Work to be completed: Your answer should consist of the complete listing, repeated verbatim.

Working data:
'''

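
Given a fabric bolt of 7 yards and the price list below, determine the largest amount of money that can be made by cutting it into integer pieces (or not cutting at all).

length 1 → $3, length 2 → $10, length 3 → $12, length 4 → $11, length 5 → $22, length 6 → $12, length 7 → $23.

33

Build r[k] bottom-up: r[k] = max over allowed piece i of (p[i] + r[k−i]).
r[1] = 3
r[2] = max(3+3, 10+0) = 10
r[3] = max(3+10, 10+3, 12+0) = 13
r[4] = max(3+13, 10+10, 12+3, 11+0) = 20
r[5] = max(3+20, 10+13, 12+10, 11+3, 22+0) = 23
r[6] = max(3+23, 10+20, 12+13, 11+10, 22+3, 12+0) = 30
r[7] = max(3+30, 10+23, 12+20, …, 12+3, 23+0) = 33
One optimal cutting: 2 + 2 + 2 + 1 → $10 + $10 + $10 + $3 = $33.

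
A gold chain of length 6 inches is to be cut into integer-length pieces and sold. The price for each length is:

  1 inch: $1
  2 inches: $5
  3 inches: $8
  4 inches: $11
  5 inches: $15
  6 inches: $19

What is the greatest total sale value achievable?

19

Build best[k] bottom-up: best[k] = max over allowed piece i of (p[i] + best[k−i]).
best[1] = 1
best[2] = max(1+1, 5+0) = 5
best[3] = max(1+5, 5+1, 8+0) = 8
best[4] = max(1+8, 5+5, 8+1, 11+0) = 11
best[5] = max(1+11, 5+8, 8+5, 11+1, 15+0) = 15
best[6] = max(1+15, 5+11, 8+8, 11+5, 15+1, 19+0) = 19
Best is to sell the whole 6-inch piece uncut for $19.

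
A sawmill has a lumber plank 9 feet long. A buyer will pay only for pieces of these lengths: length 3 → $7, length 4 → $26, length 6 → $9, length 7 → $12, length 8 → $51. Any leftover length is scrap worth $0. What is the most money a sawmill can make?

52

Build best[k] bottom-up: best[k] = max over allowed piece i of (p[i] + best[k−i]).
best[1] = 0
best[2] = 0
best[3] = 7
best[4] = max(7+0, 26+0) = 26
best[5] = max(7+0, 26+0) = 26
best[6] = max(7+7, 26+0, 9+0) = 26
best[7] = max(7+26, 26+7, 9+0, 12+0) = 33
best[8] = max(7+26, 26+26, 9+0, 12+0, 51+0) = 52
best[9] = max(7+26, 26+26, 9+7, 12+0, 51+0) = 52
One optimal cutting: pieces 4 + 4 with 1 foot of scrap → $52.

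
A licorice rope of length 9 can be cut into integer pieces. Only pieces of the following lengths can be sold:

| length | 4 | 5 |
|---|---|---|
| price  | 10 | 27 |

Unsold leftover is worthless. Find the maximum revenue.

37

Build f[k] bottom-up: f[k] = max over allowed piece i of (p[i] + f[k−i]).
f[1] = 0
f[2] = 0
f[3] = 0
f[4] = 10
f[5] = 27
f[6] = 27
f[7] = 27
f[8] = 27
f[9] = 37  (first piece 4, then f[5]=27)
One optimal cutting: 5 + 4 → ¢37.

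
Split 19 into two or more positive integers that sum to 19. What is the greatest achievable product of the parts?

972

Define P[k] = max over 1≤i<k of i · max(k−i, P[k−i]); the inner max lets the remainder stay uncut if that's better.
Small cases: P[2]=1, P[3]=2, P[4]=4, P[5]=6, P[6]=9, P[7]=12, P[8]=18, P[9]=27, P[10]=36, P[11]=54.
P[12] = 3×max(9,27) = 3×27 = 81
P[13] = 2×max(11,54) = 2×54 = 108
P[14] = 2×max(12,81) = 2×81 = 162
P[15] = 3×max(12,81) = 3×81 = 243
P[16] = 2×max(14,162) = 2×162 = 324
P[17] = 2×max(15,243) = 2×243 = 486
P[18] = 3×max(15,243) = 3×243 = 729
P[19] = 2×max(17,486) = 2×486 = 972
One optimal split: 3 + 3 + 3 + 3 + 3 + 2 + 2; product 3×3×3×3×3×2×2 = 972.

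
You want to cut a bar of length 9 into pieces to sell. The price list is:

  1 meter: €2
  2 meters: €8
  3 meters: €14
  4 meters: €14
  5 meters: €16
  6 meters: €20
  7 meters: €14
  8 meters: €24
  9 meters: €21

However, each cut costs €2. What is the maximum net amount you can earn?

Consider every possible first cut. net[k] is the best of p[i]+net[k−i] over all sellable i≤k, charging 2 whenever i<k.
net[1] = 2
net[2] = 8
net[3] = 14
net[4] = 14  (first piece 1, then net[3]=14)
net[5] = 20  (first piece 2, then net[3]=14)
net[6] = 26  (first piece 3, then net[3]=14)
net[7] = 26  (first piece 1, then net[6]=26)
net[8] = 32  (first piece 2, then net[6]=26)
net[9] = 38  (first piece 3, then net[6]=26)
One optimal plan: pieces 3 + 3 + 3 (2 cuts) → €42 − €4 = €38.

38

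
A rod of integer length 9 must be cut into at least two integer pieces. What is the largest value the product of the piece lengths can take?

Let f[k] be the best product for length k (with at least one cut). For each first piece i, the rest contributes max(k−i, f[k−i]).
f[2] = 1*max(1,0) = 1*1 = 1
f[3] = max(1*2, 2*1) = 2
f[4] = max(1*3, 2*2, 3*1) = 4
f[5] = max(1*4, 2*3, 3*2, 4*1) = 6
f[6] = max(1*6, 2*4, 3*3, 4*2, 5*1) = 9
f[7] = max(1*9, 2*6, 3*4, 4*3, 5*2, 6*1) = 12
f[8] = max(1*12, 2*9, 3*6, …, 6*2, 7*1) = 18
f[9] = max(1*18, 2*12, 3*9, …, 7*2, 8*1) = 27
One optimal split: 3 + 3 + 3; product 3*3*3 = 27.

27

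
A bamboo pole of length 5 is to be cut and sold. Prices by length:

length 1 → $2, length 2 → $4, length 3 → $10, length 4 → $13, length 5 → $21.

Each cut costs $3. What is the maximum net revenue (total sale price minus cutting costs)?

21

Consider every possible first cut. v[k] is the best of p[i]+v[k−i] over all sellable i≤k, charging 3 whenever i<k.
v[1] = 2
v[2] = 4
v[3] = 10
v[4] = 13
v[5] = 21
Best is to make no cuts and sell whole for $21.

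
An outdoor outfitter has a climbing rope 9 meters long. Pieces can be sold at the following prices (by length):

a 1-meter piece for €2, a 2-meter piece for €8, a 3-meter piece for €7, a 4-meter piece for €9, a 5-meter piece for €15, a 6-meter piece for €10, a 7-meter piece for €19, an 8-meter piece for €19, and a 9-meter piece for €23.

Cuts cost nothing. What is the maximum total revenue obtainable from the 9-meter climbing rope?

Build v[k] bottom-up: v[k] = max over allowed piece i of (p[i] + v[k−i]).
v[1] = 2
v[2] = 8
v[3] = 10  (first piece 1, then v[2]=8)
v[4] = 16  (first piece 2, then v[2]=8)
v[5] = 18  (first piece 1, then v[4]=16)
v[6] = 24  (first piece 2, then v[4]=16)
v[7] = 26  (first piece 1, then v[6]=24)
v[8] = 32  (first piece 2, then v[6]=24)
v[9] = 34  (first piece 1, then v[8]=32)
One optimal cutting: 2 + 2 + 2 + 2 + 1 → €8 + €8 + €8 + €8 + €2 = €34.

34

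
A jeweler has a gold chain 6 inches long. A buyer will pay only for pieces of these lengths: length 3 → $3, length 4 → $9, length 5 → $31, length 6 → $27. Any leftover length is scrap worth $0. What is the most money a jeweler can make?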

'''

Response below:
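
Given a fabric bolt of 7 yards and the price list below, determine the largest amount of money that can be made by cutting it into integer pieces (or not cutting at all).

length 1 → $3, length 2 → $10, length 3 → $12, length 4 → $11, length 5 → $22, length 6 → $12, length 7 → $23.

33

Build r[k] bottom-up: r[k] = max over allowed piece i of (p[i] + r[k−i]).
r[1] = 3
r[2] = max(3+3, 10+0) = 10
r[3] = max(3+10, 10+3, 12+0) = 13
r[4] = max(3+13, 10+10, 12+3, 11+0) = 20
r[5] = max(3+20, 10+13, 12+10, 11+3, 22+0) = 23
r[6] = max(3+23, 10+20, 12+13, 11+10, 22+3, 12+0) = 30
r[7] = max(3+30, 10+23, 12+20, …, 12+3, 23+0) = 33
One optimal cutting: 2 + 2 + 2 + 1 → $10 + $10 + $10 + $3 = $33.

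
A gold chain of length 6 inches is to be cut into integer-length pieces and sold. The price for each length is:

  1 inch: $1
  2 inches: $5
  3 inches: $8
  4 inches: $11
  5 inches: $15
  6 inches: $19

What is the greatest total sale value achievable?

19

Build best[k] bottom-up: best[k] = max over allowed piece i of (p[i] + best[k−i]).
best[1] = 1
best[2] = max(1+1, 5+0) = 5
best[3] = max(1+5, 5+1, 8+0) = 8
best[4] = max(1+8, 5+5, 8+1, 11+0) = 11
best[5] = max(1+11, 5+8, 8+5, 11+1, 15+0) = 15
best[6] = max(1+15, 5+11, 8+8, 11+5, 15+1, 19+0) = 19
Best is to sell the whole 6-inch piece uncut for $19.

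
A sawmill has a lumber plank 9 feet long. A buyer will pay only for pieces of these lengths: length 3 → $7, length 4 → $26, length 6 → $9, length 7 → $12, length 8 → $51. Any leftover length is scrap worth $0. What is the most money a sawmill can make?

52

Build best[k] bottom-up: best[k] = max over allowed piece i of (p[i] + best[k−i]).
best[1] = 0
best[2] = 0
best[3] = 7
best[4] = max(7+0, 26+0) = 26
best[5] = max(7+0, 26+0) = 26
best[6] = max(7+7, 26+0, 9+0) = 26
best[7] = max(7+26, 26+7, 9+0, 12+0) = 33
best[8] = max(7+26, 26+26, 9+0, 12+0, 51+0) = 52
best[9] = max(7+26, 26+26, 9+7, 12+0, 51+0) = 52
One optimal cutting: pieces 4 + 4 with 1 foot of scrap → $52.

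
A licorice rope of length 9 can be cut into integer pieces. Only pieces of the following lengths can be sold:

| length | 4 | 5 |
|---|---|---|
| price  | 10 | 27 |

Unsold leftover is worthless. Find the maximum revenue.

37

Build f[k] bottom-up: f[k] = max over allowed piece i of (p[i] + f[k−i]).
f[1] = 0
f[2] = 0
f[3] = 0
f[4] = 10
f[5] = 27
f[6] = 27
f[7] = 27
f[8] = 27
f[9] = 37  (first piece 4, then f[5]=27)
One optimal cutting: 5 + 4 → ¢37.

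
Split 19 into two or more positive integers that sum to 19. What is the greatest achievable product of the parts?

972

Define P[k] = max over 1≤i<k of i · max(k−i, P[k−i]); the inner max lets the remainder stay uncut if that's better.
Small cases: P[2]=1, P[3]=2, P[4]=4, P[5]=6, P[6]=9, P[7]=12, P[8]=18, P[9]=27, P[10]=36, P[11]=54.
P[12] = 3×max(9,27) = 3×27 = 81
P[13] = 2×max(11,54) = 2×54 = 108
P[14] = 2×max(12,81) = 2×81 = 162
P[15] = 3×max(12,81) = 3×81 = 243
P[16] = 2×max(14,162) = 2×162 = 324
P[17] = 2×max(15,243) = 2×243 = 486
P[18] = 3×max(15,243) = 3×243 = 729
P[19] = 2×max(17,486) = 2×486 = 972
One optimal split: 3 + 3 + 3 + 3 + 3 + 2 + 2; product 3×3×3×3×3×2×2 = 972.

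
You want to cut a bar of length 9 into pieces to sell. The price list is:

  1 meter: €2
  2 meters: €8
  3 meters: €14
  4 meters: €14
  5 meters: €16
  6 meters: €20
  7 meters: €14
  8 meters: €24
  9 meters: €21

However, each cut costs €2. What is the maximum net amount you can earn?

Consider every possible first cut. net[k] is the best of p[i]+net[k−i] over all sellable i≤k, charging 2 whenever i<k.
net[1] = 2
net[2] = 8
net[3] = 14
net[4] = 14  (first piece 1, then net[3]=14)
net[5] = 20  (first piece 2, then net[3]=14)
net[6] = 26  (first piece 3, then net[3]=14)
net[7] = 26  (first piece 1, then net[6]=26)
net[8] = 32  (first piece 2, then net[6]=26)
net[9] = 38  (first piece 3, then net[6]=26)
One optimal plan: pieces 3 + 3 + 3 (2 cuts) → €42 − €4 = €38.

38

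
A rod of integer length 9 must be cut into at least two integer pieces. What is the largest value the product of the piece lengths can take?

Let f[k] be the best product for length k (with at least one cut). For each first piece i, the rest contributes max(k−i, f[k−i]).
f[2] = 1*max(1,0) = 1*1 = 1
f[3] = max(1*2, 2*1) = 2
f[4] = max(1*3, 2*2, 3*1) = 4
f[5] = max(1*4, 2*3, 3*2, 4*1) = 6
f[6] = max(1*6, 2*4, 3*3, 4*2, 5*1) = 9
f[7] = max(1*9, 2*6, 3*4, 4*3, 5*2, 6*1) = 12
f[8] = max(1*12, 2*9, 3*6, …, 6*2, 7*1) = 18
f[9] = max(1*18, 2*12, 3*9, …, 7*2, 8*1) = 27
One optimal split: 3 + 3 + 3; product 3*3*3 = 27.

27

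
A bamboo pole of length 5 is to be cut and sold. Prices by length:

length 1 → $2, length 2 → $4, length 3 → $10, length 4 → $13, length 5 → $21.

Each cut costs $3. What is the maximum net revenue (total sale price minus cutting costs)?

21

Consider every possible first cut. v[k] is the best of p[i]+v[k−i] over all sellable i≤k, charging 3 whenever i<k.
v[1] = 2
v[2] = 4
v[3] = 10
v[4] = 13
v[5] = 21
Best is to make no cuts and sell whole for $21.

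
An outdoor outfitter has a climbing rope 9 meters long. Pieces can be sold at the following prices (by length):

a 1-meter piece for €2, a 2-meter piece for €8, a 3-meter piece for €7, a 4-meter piece for €9, a 5-meter piece for €15, a 6-meter piece for €10, a 7-meter piece for €19, an 8-meter piece for €19, and a 9-meter piece for €23.

Cuts cost nothing. What is the maximum total revenue obtainable from the 9-meter climbing rope?

Build v[k] bottom-up: v[k] = max over allowed piece i of (p[i] + v[k−i]).
v[1] = 2
v[2] = 8
v[3] = 10  (first piece 1, then v[2]=8)
v[4] = 16  (first piece 2, then v[2]=8)
v[5] = 18  (first piece 1, then v[4]=16)
v[6] = 24  (first piece 2, then v[4]=16)
v[7] = 26  (first piece 1, then v[6]=24)
v[8] = 32  (first piece 2, then v[6]=24)
v[9] = 34  (first piece 1, then v[8]=32)
One optimal cutting: 2 + 2 + 2 + 2 + 1 → €8 + €8 + €8 + €8 + €2 = €34.

34

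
A jeweler has a gold chain 6 inches long. A buyer will pay only for pieces of these lengths: length 3 → $3, length 4 → $9, length 5 → $31, length 6 → $27. Any leftover length is scrap worth $0. What is the most money a jeweler can make?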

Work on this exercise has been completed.